Directions for this task:
All of the entries must appear again exactly as written.

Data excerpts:

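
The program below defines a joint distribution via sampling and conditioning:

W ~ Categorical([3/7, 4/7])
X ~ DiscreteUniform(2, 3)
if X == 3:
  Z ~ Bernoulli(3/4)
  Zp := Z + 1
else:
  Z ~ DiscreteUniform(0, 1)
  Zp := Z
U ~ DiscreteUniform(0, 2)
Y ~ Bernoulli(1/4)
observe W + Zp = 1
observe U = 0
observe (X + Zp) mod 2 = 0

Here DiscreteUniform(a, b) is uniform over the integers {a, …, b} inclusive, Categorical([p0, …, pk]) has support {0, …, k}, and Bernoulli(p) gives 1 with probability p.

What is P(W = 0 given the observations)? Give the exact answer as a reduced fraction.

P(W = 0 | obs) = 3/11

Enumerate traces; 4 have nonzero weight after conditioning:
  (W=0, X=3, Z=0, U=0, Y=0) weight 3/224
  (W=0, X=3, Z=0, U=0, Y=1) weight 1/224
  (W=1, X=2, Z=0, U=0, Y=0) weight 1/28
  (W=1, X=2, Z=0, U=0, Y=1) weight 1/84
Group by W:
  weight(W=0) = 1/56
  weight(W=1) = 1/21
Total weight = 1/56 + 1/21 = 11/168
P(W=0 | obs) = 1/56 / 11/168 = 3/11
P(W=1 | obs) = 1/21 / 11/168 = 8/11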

Reply to the task:
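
The program below defines a joint distribution via sampling and conditioning:

W ~ Categorical([3/7, 4/7])
X ~ DiscreteUniform(2, 3)
if X == 3:
  Z ~ Bernoulli(3/4)
  Zp := Z + 1
else:
  Z ~ DiscreteUniform(0, 1)
  Zp := Z
U ~ DiscreteUniform(0, 2)
Y ~ Bernoulli(1/4)
observe W + Zp = 1
observe U = 0
observe (X + Zp) mod 2 = 0

Here DiscreteUniform(a, b) is uniform over the integers {a, …, b} inclusive, Categorical([p0, …, pk]) has support {0, …, k}, and Bernoulli(p) gives 1 with probability p.

What is P(W = 0 given the observations)? Give the exact answer as a reduced fraction.

P(W = 0 | obs) = 3/11

Enumerate traces; 4 have nonzero weight after conditioning:
  (W=0, X=3, Z=0, U=0, Y=0) weight 3/224
  (W=0, X=3, Z=0, U=0, Y=1) weight 1/224
  (W=1, X=2, Z=0, U=0, Y=0) weight 1/28
  (W=1, X=2, Z=0, U=0, Y=1) weight 1/84
Group by W:
  weight(W=0) = 1/56
  weight(W=1) = 1/21
Total weight = 1/56 + 1/21 = 11/168
P(W=0 | obs) = 1/56 / 11/168 = 3/11
P(W=1 | obs) = 1/21 / 11/168 = 8/11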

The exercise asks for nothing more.